PROBLEM DETAILS >> Print exactly the lines below between the line holding "Let l(G, k)" and the line holding "Answer: 638082246", inclusive, and nothing more.

INFORMATION PROVIDED >>

■ ■ ■

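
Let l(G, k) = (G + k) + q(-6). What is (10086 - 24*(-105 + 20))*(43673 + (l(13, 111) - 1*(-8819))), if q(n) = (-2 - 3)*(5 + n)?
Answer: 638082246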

■ ■ ■

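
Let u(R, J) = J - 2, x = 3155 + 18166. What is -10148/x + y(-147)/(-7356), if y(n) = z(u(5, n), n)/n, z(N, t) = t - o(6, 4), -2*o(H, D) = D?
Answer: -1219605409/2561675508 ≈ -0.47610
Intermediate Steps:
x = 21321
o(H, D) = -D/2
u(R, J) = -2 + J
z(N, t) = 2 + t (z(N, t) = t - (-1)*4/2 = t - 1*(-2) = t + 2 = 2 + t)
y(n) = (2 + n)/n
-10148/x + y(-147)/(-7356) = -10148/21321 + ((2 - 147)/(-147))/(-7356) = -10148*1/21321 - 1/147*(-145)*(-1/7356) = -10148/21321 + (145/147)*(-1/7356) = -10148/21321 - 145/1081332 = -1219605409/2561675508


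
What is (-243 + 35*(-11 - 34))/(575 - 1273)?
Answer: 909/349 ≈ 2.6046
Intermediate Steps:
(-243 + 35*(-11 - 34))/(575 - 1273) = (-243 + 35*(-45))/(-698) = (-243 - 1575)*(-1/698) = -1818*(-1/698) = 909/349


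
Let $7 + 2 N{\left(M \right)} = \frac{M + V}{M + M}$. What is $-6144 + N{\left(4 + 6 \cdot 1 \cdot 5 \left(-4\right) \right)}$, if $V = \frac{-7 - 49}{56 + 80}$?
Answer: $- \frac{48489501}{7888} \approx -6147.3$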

■ ■ ■

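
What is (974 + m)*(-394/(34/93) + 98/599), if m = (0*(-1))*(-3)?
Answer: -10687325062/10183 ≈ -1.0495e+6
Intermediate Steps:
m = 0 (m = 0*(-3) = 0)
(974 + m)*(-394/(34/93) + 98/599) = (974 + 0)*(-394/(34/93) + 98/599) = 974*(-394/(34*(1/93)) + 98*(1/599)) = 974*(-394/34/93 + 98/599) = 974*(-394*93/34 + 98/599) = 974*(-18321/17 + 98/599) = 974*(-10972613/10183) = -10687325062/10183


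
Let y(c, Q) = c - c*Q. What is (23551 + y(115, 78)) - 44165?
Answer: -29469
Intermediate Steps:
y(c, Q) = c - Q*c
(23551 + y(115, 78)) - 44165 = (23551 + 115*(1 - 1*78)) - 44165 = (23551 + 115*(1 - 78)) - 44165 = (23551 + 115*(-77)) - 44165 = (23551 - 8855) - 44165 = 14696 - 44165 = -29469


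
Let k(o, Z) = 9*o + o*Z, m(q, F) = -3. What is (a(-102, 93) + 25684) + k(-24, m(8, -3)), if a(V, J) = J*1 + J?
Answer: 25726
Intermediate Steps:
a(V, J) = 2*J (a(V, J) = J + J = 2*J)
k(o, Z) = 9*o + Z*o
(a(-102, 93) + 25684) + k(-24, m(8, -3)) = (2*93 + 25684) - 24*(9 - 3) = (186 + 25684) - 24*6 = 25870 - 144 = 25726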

■ ■ ■

RESULT OF THIS TASK >>
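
Let l(G, k) = (G + k) + q(-6). What is (10086 - 24*(-105 + 20))*(43673 + (l(13, 111) - 1*(-8819))), if q(n) = (-2 - 3)*(5 + n)?
Answer: 638082246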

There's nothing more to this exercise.